Top of Data for review

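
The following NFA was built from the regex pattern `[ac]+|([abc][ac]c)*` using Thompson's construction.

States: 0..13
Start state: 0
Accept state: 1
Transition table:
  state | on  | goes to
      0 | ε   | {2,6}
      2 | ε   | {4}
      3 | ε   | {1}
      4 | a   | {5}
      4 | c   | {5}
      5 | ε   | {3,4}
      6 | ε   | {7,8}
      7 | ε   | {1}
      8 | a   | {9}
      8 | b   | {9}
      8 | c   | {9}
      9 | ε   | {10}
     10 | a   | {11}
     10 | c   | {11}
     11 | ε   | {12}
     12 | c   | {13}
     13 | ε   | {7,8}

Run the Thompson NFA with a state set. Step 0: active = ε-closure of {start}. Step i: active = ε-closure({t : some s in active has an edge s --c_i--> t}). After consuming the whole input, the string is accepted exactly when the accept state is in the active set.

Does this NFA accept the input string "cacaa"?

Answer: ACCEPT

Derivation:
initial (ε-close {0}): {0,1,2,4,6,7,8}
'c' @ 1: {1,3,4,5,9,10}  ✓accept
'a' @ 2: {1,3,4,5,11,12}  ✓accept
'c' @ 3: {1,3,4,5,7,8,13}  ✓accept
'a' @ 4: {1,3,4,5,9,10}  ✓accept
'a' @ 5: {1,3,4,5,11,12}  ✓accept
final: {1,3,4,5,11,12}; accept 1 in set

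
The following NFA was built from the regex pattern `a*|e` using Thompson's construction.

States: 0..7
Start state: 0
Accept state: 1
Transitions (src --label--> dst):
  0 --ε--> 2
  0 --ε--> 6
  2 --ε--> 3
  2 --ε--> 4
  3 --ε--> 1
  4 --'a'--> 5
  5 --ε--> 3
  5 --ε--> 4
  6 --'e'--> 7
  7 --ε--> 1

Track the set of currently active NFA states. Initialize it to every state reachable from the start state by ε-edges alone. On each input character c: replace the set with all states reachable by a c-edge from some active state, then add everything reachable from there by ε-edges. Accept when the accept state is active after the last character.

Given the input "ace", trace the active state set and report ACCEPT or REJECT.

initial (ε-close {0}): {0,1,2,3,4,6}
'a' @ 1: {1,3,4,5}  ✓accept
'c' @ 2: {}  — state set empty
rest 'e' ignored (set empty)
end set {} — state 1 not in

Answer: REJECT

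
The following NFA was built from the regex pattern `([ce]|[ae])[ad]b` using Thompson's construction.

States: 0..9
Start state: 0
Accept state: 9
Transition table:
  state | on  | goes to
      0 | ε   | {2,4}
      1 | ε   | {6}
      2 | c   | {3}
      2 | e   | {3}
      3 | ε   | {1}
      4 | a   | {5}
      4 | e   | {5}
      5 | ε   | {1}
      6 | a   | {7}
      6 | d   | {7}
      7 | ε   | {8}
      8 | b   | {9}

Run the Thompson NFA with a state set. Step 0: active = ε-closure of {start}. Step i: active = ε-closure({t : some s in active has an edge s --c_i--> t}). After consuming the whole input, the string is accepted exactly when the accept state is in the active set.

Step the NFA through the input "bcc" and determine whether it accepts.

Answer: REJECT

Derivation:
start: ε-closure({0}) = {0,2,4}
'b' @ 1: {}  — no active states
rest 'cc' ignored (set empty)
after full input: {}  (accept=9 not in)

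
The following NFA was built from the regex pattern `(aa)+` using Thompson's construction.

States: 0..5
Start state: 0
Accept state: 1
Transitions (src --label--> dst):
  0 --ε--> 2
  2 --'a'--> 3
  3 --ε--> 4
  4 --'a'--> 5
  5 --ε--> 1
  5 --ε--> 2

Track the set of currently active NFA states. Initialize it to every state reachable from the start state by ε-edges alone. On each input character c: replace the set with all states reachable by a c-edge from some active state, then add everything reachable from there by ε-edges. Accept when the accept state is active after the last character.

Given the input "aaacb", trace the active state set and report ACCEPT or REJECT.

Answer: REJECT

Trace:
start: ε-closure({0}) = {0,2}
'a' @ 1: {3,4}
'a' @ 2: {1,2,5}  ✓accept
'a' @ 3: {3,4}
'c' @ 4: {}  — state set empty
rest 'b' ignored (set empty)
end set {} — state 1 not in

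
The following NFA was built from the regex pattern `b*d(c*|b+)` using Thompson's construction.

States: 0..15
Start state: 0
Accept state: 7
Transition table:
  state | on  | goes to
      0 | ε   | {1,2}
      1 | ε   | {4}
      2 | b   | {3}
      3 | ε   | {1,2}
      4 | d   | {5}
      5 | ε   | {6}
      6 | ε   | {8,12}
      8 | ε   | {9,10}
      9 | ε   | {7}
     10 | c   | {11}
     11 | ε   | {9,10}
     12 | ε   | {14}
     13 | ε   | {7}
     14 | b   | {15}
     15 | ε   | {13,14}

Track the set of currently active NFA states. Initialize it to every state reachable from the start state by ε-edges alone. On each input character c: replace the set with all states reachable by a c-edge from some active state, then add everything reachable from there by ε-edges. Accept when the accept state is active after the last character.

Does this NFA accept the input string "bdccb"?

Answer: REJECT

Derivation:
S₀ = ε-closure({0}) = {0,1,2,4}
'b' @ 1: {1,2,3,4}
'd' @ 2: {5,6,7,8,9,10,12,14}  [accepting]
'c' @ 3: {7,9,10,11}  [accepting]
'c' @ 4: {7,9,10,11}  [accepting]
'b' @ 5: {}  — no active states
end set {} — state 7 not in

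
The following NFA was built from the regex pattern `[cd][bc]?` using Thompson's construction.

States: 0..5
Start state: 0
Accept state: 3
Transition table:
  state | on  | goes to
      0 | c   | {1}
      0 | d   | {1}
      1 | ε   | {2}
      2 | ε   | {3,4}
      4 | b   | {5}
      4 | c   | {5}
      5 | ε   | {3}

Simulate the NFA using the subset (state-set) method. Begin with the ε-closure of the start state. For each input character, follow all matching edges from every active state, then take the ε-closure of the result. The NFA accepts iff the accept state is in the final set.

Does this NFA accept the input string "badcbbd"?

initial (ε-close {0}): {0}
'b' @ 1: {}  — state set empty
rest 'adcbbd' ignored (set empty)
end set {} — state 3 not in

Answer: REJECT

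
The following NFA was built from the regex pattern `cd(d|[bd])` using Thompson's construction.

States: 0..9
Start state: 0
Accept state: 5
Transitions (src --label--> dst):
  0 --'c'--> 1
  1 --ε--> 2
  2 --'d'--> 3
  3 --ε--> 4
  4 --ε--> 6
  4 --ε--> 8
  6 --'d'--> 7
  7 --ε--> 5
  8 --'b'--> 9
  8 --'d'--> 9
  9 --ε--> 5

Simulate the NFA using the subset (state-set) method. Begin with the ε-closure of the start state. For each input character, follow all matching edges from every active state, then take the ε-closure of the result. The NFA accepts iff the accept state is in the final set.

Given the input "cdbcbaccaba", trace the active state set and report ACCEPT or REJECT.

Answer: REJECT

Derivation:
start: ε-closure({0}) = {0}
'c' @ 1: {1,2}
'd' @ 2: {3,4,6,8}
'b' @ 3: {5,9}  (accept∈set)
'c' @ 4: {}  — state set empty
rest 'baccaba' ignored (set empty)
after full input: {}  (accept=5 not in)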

Bottom of Data for review

Once the records have been read, print them all again exactly.

**Response to the task**:
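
The following NFA was built from the regex pattern `[ac]+|([abc][ac]c)*` using Thompson's construction.

States: 0..13
Start state: 0
Accept state: 1
Transition table:
  state | on  | goes to
      0 | ε   | {2,6}
      2 | ε   | {4}
      3 | ε   | {1}
      4 | a   | {5}
      4 | c   | {5}
      5 | ε   | {3,4}
      6 | ε   | {7,8}
      7 | ε   | {1}
      8 | a   | {9}
      8 | b   | {9}
      8 | c   | {9}
      9 | ε   | {10}
     10 | a   | {11}
     10 | c   | {11}
     11 | ε   | {12}
     12 | c   | {13}
     13 | ε   | {7,8}

Run the Thompson NFA with a state set. Step 0: active = ε-closure of {start}. Step i: active = ε-closure({t : some s in active has an edge s --c_i--> t}). After consuming the whole input, the string is accepted exactly when the accept state is in the active set.

Does this NFA accept the input string "cacaa"?

Answer: ACCEPT

Derivation:
initial (ε-close {0}): {0,1,2,4,6,7,8}
'c' @ 1: {1,3,4,5,9,10}  ✓accept
'a' @ 2: {1,3,4,5,11,12}  ✓accept
'c' @ 3: {1,3,4,5,7,8,13}  ✓accept
'a' @ 4: {1,3,4,5,9,10}  ✓accept
'a' @ 5: {1,3,4,5,11,12}  ✓accept
final: {1,3,4,5,11,12}; accept 1 in set

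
The following NFA was built from the regex pattern `a*|e` using Thompson's construction.

States: 0..7
Start state: 0
Accept state: 1
Transitions (src --label--> dst):
  0 --ε--> 2
  0 --ε--> 6
  2 --ε--> 3
  2 --ε--> 4
  3 --ε--> 1
  4 --'a'--> 5
  5 --ε--> 3
  5 --ε--> 4
  6 --'e'--> 7
  7 --ε--> 1

Track the set of currently active NFA states. Initialize it to every state reachable from the start state by ε-edges alone. On each input character c: replace the set with all states reachable by a c-edge from some active state, then add everything reachable from there by ε-edges. Accept when the accept state is active after the last character.

Given the input "ace", trace the active state set and report ACCEPT or REJECT.

initial (ε-close {0}): {0,1,2,3,4,6}
'a' @ 1: {1,3,4,5}  ✓accept
'c' @ 2: {}  — state set empty
rest 'e' ignored (set empty)
end set {} — state 1 not in

Answer: REJECT

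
The following NFA was built from the regex pattern `([ce]|[ae])[ad]b` using Thompson's construction.

States: 0..9
Start state: 0
Accept state: 9
Transition table:
  state | on  | goes to
      0 | ε   | {2,4}
      1 | ε   | {6}
      2 | c   | {3}
      2 | e   | {3}
      3 | ε   | {1}
      4 | a   | {5}
      4 | e   | {5}
      5 | ε   | {1}
      6 | a   | {7}
      6 | d   | {7}
      7 | ε   | {8}
      8 | b   | {9}

Run the Thompson NFA with a state set. Step 0: active = ε-closure of {start}. Step i: active = ε-closure({t : some s in active has an edge s --c_i--> t}). After consuming the whole input, the string is accepted exactly when the accept state is in the active set.

Step the NFA through the input "bcc" and determine whether it accepts.

Answer: REJECT

Derivation:
start: ε-closure({0}) = {0,2,4}
'b' @ 1: {}  — no active states
rest 'cc' ignored (set empty)
after full input: {}  (accept=9 not in)

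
The following NFA was built from the regex pattern `(aa)+` using Thompson's construction.

States: 0..5
Start state: 0
Accept state: 1
Transitions (src --label--> dst):
  0 --ε--> 2
  2 --'a'--> 3
  3 --ε--> 4
  4 --'a'--> 5
  5 --ε--> 1
  5 --ε--> 2

Track the set of currently active NFA states. Initialize it to every state reachable from the start state by ε-edges alone. On each input character c: replace the set with all states reachable by a c-edge from some active state, then add everything reachable from there by ε-edges. Accept when the accept state is active after the last character.

Given the input "aaacb", trace the active state set and report ACCEPT or REJECT.

Answer: REJECT

Trace:
start: ε-closure({0}) = {0,2}
'a' @ 1: {3,4}
'a' @ 2: {1,2,5}  ✓accept
'a' @ 3: {3,4}
'c' @ 4: {}  — state set empty
rest 'b' ignored (set empty)
end set {} — state 1 not in

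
The following NFA was built from the regex pattern `b*d(c*|b+)` using Thompson's construction.

States: 0..15
Start state: 0
Accept state: 7
Transition table:
  state | on  | goes to
      0 | ε   | {1,2}
      1 | ε   | {4}
      2 | b   | {3}
      3 | ε   | {1,2}
      4 | d   | {5}
      5 | ε   | {6}
      6 | ε   | {8,12}
      8 | ε   | {9,10}
      9 | ε   | {7}
     10 | c   | {11}
     11 | ε   | {9,10}
     12 | ε   | {14}
     13 | ε   | {7}
     14 | b   | {15}
     15 | ε   | {13,14}

Track the set of currently active NFA states. Initialize it to every state reachable from the start state by ε-edges alone. On each input character c: replace the set with all states reachable by a c-edge from some active state, then add everything reachable from there by ε-edges. Accept when the accept state is active after the last character.

Does this NFA accept the input string "bdccb"?

Answer: REJECT

Derivation:
S₀ = ε-closure({0}) = {0,1,2,4}
'b' @ 1: {1,2,3,4}
'd' @ 2: {5,6,7,8,9,10,12,14}  [accepting]
'c' @ 3: {7,9,10,11}  [accepting]
'c' @ 4: {7,9,10,11}  [accepting]
'b' @ 5: {}  — no active states
end set {} — state 7 not in

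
The following NFA was built from the regex pattern `[cd][bc]?` using Thompson's construction.

States: 0..5
Start state: 0
Accept state: 3
Transition table:
  state | on  | goes to
      0 | c   | {1}
      0 | d   | {1}
      1 | ε   | {2}
      2 | ε   | {3,4}
      4 | b   | {5}
      4 | c   | {5}
      5 | ε   | {3}

Simulate the NFA using the subset (state-set) method. Begin with the ε-closure of the start state. For each input character, follow all matching edges from every active state, then take the ε-closure of the result. The NFA accepts iff the accept state is in the final set.

Does this NFA accept the input string "badcbbd"?

initial (ε-close {0}): {0}
'b' @ 1: {}  — state set empty
rest 'adcbbd' ignored (set empty)
end set {} — state 3 not in

Answer: REJECT

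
The following NFA was built from the regex pattern `cd(d|[bd])` using Thompson's construction.

States: 0..9
Start state: 0
Accept state: 5
Transitions (src --label--> dst):
  0 --'c'--> 1
  1 --ε--> 2
  2 --'d'--> 3
  3 --ε--> 4
  4 --ε--> 6
  4 --ε--> 8
  6 --'d'--> 7
  7 --ε--> 5
  8 --'b'--> 9
  8 --'d'--> 9
  9 --ε--> 5

Simulate the NFA using the subset (state-set) method. Begin with the ε-closure of the start state. For each input character, follow all matching edges from every active state, then take the ε-closure of the result. The NFA accepts iff the accept state is in the final set.

Given the input "cdbcbaccaba", trace the active state set and report ACCEPT or REJECT.

Answer: REJECT

Derivation:
start: ε-closure({0}) = {0}
'c' @ 1: {1,2}
'd' @ 2: {3,4,6,8}
'b' @ 3: {5,9}  (accept∈set)
'c' @ 4: {}  — state set empty
rest 'baccaba' ignored (set empty)
after full input: {}  (accept=5 not in)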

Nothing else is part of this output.